Copy out every line of the data where the word "beneficiaries" is found.

Extracted information =
────────

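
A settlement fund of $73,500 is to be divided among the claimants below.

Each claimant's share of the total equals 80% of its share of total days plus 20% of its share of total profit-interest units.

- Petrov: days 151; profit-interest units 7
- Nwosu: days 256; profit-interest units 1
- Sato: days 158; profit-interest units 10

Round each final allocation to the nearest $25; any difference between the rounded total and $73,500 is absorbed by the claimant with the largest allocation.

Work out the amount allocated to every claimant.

Petrov: $21,425; Nwosu: $27,475; Sato: $24,600

Totals — days 565, profit-interest units 18.
Combined weights (80% days + 20% profit-interest units): Petrov 0.2916; Nwosu 0.3736; Sato 0.3348.
Pro-rata amounts: Petrov 21,431.36; Nwosu 27,458.79; Sato 24,609.85.
At nearest $25: Petrov $21,425; Nwosu $27,450; Sato $24,600. Sum = $73,475.
Difference $73,500 − $73,475 = +$25 applied to largest allocation (Nwosu): Nwosu becomes $27,475.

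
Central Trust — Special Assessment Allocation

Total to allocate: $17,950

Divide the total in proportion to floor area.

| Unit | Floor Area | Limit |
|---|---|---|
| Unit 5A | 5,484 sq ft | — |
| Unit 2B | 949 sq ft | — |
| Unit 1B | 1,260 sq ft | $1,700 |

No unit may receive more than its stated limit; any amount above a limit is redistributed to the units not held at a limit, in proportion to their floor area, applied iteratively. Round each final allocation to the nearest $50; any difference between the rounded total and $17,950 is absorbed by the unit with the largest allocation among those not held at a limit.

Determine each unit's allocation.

Unit 5A: $13,850 · Unit 2B: $2,400 · Unit 1B: $1,700

Combined floor area = 7,693.
Pro-rata shares before constraints: Unit 5A 12,795.76; Unit 2B 2,214.29; Unit 1B 2,939.95.
Cap binds for Unit 1B ($1,700); balance $16,250 reallocated over remaining floor area 6,433.
Shares after redistribution: Unit 5A 13,852.79 → $13,850; Unit 2B 2,397.21 → $2,400.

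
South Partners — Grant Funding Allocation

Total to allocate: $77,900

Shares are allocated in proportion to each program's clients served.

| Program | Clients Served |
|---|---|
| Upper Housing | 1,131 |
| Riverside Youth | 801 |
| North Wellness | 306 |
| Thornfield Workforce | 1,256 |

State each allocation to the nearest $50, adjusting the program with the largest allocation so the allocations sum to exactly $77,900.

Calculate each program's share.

Upper Housing: $25,200 | Riverside Youth: $17,850 | North Wellness: $6,800 | Thornfield Workforce: $28,050

Sum of clients served: 3,494.
Pro-rata amounts: Upper Housing 1,131/3,494 × $77,900 = 25,216.06; Riverside Youth 801/3,494 × $77,900 = 17,858.59; North Wellness 306/3,494 × $77,900 = 6,822.38; Thornfield Workforce 1,256/3,494 × $77,900 = 28,002.98.
At nearest $50: Upper Housing $25,200; Riverside Youth $17,850; North Wellness $6,800; Thornfield Workforce $28,000. Sum = $77,850.
Difference $77,900 − $77,850 = +$50 applied to largest allocation (Thornfield Workforce): Thornfield Workforce becomes $28,050.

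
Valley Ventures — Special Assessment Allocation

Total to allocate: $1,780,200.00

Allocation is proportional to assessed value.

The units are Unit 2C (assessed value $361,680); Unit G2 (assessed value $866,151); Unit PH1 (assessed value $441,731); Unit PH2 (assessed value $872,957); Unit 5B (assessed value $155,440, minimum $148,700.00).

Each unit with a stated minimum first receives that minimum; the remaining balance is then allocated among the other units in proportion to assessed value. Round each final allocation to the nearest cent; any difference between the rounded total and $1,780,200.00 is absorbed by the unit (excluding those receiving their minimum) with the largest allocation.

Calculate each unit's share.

Fund the minimums — Unit 5B $148,700.00. Residual $1,631,500.00.
Residual split over remaining assessed value 2,542,519: Unit 2C 232,085.1565 → $232,085.16; Unit G2 555,797.3634 → $555,797.36; Unit PH1 283,452.7988 → $283,452.80; Unit PH2 560,164.6814 → $560,164.68.

Unit 2C: $232,085.16 · Unit G2: $555,797.36 · Unit PH1: $283,452.80 · Unit PH2: $560,164.68 · Unit 5B: $148,700.00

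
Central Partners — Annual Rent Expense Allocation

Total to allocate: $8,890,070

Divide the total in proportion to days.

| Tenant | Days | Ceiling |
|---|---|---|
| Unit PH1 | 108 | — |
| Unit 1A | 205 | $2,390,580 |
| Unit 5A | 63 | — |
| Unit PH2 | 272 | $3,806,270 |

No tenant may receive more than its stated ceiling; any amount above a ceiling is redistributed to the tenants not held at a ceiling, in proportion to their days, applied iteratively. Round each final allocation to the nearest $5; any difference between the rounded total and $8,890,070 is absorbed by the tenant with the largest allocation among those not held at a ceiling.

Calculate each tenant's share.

Total days = 648.
Pro-rata shares before constraints: Unit PH1 1,481,678.33; Unit 1A 2,812,444.98; Unit 5A 864,312.36; Unit PH2 3,731,634.32.
Capped: Unit 1A ($2,390,580); residual $6,499,490 reallocated over remaining days 443.
Capped: Unit PH2 ($3,806,270); residual $2,693,220 reallocated over remaining days 171.
Redistributed shares: Unit PH1 1,700,981.05 → $1,700,980; Unit 5A 992,238.95 → $992,240.

Unit PH1: $1,700,980 | Unit 1A: $2,390,580 | Unit 5A: $992,240 | Unit PH2: $3,806,270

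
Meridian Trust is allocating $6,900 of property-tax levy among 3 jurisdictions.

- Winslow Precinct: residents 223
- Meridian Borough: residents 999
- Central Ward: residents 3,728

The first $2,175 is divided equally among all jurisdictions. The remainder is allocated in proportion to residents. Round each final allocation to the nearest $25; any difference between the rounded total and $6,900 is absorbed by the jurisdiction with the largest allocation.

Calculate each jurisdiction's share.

Winslow Precinct: $950 | Meridian Borough: $1,675 | Central Ward: $4,275

First tranche $2,175 split equally: $725 each.
Remainder $4,725 by residents (total 4,950): Winslow Precinct 212.86 → $225; Meridian Borough 953.59 → $950; Central Ward 3,558.55 → $3,550.
Totals: Winslow Precinct $725 + $225 = $950; Meridian Borough $725 + $950 = $1,675; Central Ward $725 + $3,550 = $4,275.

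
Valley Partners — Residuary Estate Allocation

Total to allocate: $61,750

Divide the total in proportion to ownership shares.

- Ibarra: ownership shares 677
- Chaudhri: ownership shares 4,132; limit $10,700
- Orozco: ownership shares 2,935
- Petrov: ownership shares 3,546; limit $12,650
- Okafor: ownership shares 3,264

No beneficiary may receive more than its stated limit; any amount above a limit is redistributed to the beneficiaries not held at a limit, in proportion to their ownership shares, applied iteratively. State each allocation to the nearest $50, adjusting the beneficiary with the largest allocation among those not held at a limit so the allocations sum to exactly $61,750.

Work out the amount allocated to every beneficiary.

Ownership shares total: 14,554.
Pro-rata shares before constraints: Ibarra 2,872.39; Chaudhri 17,531.33; Orozco 12,452.68; Petrov 15,045.04; Okafor 13,848.56.
Held at cap: Chaudhri ($10,700), Petrov ($12,650); remaining pool $38,400 reallocated over remaining ownership shares 6,876.
Redistributed shares: Ibarra 3,780.80 → $3,800; Orozco 16,390.92 → $16,400; Okafor 18,228.27 → $18,250.
Rounding difference −$50 applied to Okafor → $18,200.

Ibarra: $3,800; Chaudhri: $10,700; Orozco: $16,400; Petrov: $12,650; Okafor: $18,200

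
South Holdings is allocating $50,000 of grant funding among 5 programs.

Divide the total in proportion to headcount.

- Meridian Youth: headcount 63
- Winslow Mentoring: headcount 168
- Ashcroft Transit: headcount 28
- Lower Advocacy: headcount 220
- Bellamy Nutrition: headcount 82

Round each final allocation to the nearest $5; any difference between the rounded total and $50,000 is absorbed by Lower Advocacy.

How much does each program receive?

Meridian Youth: $5,615 · Winslow Mentoring: $14,975 · Ashcroft Transit: $2,495 · Lower Advocacy: $19,605 · Bellamy Nutrition: $7,310

Combined headcount = 561.
Pro-rata amounts: Meridian Youth 63/561 × $50,000 = 5,614.97; Winslow Mentoring 168/561 × $50,000 = 14,973.26; Ashcroft Transit 28/561 × $50,000 = 2,495.54; Lower Advocacy 220/561 × $50,000 = 19,607.84; Bellamy Nutrition 82/561 × $50,000 = 7,308.38.
Rounded to nearest $5: Meridian Youth $5,615; Winslow Mentoring $14,975; Ashcroft Transit $2,495; Lower Advocacy $19,610; Bellamy Nutrition $7,310. Sum = $50,005.
Difference $50,000 − $50,005 = −$5 applied to Lower Advocacy: Lower Advocacy becomes $19,605.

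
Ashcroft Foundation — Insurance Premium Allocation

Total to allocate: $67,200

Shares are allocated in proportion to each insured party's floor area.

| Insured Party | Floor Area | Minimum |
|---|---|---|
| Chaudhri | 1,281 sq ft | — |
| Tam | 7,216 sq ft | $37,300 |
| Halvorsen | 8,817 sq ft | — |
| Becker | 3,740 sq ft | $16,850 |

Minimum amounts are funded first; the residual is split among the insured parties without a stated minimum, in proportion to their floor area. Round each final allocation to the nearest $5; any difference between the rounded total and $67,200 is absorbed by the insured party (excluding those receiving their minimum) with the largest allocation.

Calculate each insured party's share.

Fund the minimums — Tam $37,300; Becker $16,850. Residual $13,050.
Residual split over remaining floor area 10,098: Chaudhri 1,655.48 → $1,655; Halvorsen 11,394.52 → $11,395.

Chaudhri: $1,655 · Tam: $37,300 · Halvorsen: $11,395 · Becker: $16,850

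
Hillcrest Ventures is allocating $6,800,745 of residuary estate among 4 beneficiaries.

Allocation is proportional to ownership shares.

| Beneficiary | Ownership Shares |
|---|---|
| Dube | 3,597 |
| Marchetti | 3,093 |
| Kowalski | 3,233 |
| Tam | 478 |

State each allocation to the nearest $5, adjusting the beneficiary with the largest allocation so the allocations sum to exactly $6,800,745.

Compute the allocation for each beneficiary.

Dube: $2,351,910; Marchetti: $2,022,375; Kowalski: $2,113,915; Tam: $312,545

Ownership shares total: 10,401.
Unrounded shares: Dube 3,597/10,401 × $6,800,745 = 2,351,916.14; Marchetti 3,093/10,401 × $6,800,745 = 2,022,373.26; Kowalski 3,233/10,401 × $6,800,745 = 2,113,912.95; Tam 478/10,401 × $6,800,745 = 312,542.65.
At nearest $5: Dube $2,351,915; Marchetti $2,022,375; Kowalski $2,113,915; Tam $312,545. Sum = $6,800,750.
Difference $6,800,745 − $6,800,750 = −$5 applied to largest allocation (Dube): Dube becomes $2,351,910.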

────────

Answer box =
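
No beneficiary may receive more than its stated limit; any amount above a limit is redistributed to the beneficiaries not held at a limit, in proportion to their ownership shares, applied iteratively. State each allocation to the nearest $50, adjusting the beneficiary with the largest allocation among those not held at a limit so the allocations sum to exactly $61,750.
Hillcrest Ventures is allocating $6,800,745 of residuary estate among 4 beneficiaries.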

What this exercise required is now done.